> [Task directions]
Word for word, retype each record shown below.

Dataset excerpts
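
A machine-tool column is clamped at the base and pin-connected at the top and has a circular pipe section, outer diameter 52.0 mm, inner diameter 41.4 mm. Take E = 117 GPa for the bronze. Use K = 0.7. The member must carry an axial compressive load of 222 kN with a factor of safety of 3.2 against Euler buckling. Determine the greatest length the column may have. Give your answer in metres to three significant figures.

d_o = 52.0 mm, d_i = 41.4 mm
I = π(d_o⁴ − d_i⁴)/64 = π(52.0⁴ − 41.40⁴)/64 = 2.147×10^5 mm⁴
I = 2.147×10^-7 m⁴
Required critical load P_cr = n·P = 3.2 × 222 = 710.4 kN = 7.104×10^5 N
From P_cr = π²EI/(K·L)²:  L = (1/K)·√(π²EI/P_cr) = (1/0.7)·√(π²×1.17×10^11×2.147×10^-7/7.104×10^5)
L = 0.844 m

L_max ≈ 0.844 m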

> [Task answer]
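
A machine-tool column is clamped at the base and pin-connected at the top and has a circular pipe section, outer diameter 52.0 mm, inner diameter 41.4 mm. Take E = 117 GPa for the bronze. Use K = 0.7. The member must carry an axial compressive load of 222 kN with a factor of safety of 3.2 against Euler buckling. Determine the greatest length the column may have. Give your answer in metres to three significant figures.

d_o = 52.0 mm, d_i = 41.4 mm
I = π(d_o⁴ − d_i⁴)/64 = π(52.0⁴ − 41.40⁴)/64 = 2.147×10^5 mm⁴
I = 2.147×10^-7 m⁴
Required critical load P_cr = n·P = 3.2 × 222 = 710.4 kN = 7.104×10^5 N
From P_cr = π²EI/(K·L)²:  L = (1/K)·√(π²EI/P_cr) = (1/0.7)·√(π²×1.17×10^11×2.147×10^-7/7.104×10^5)
L = 0.844 m

L_max ≈ 0.844 m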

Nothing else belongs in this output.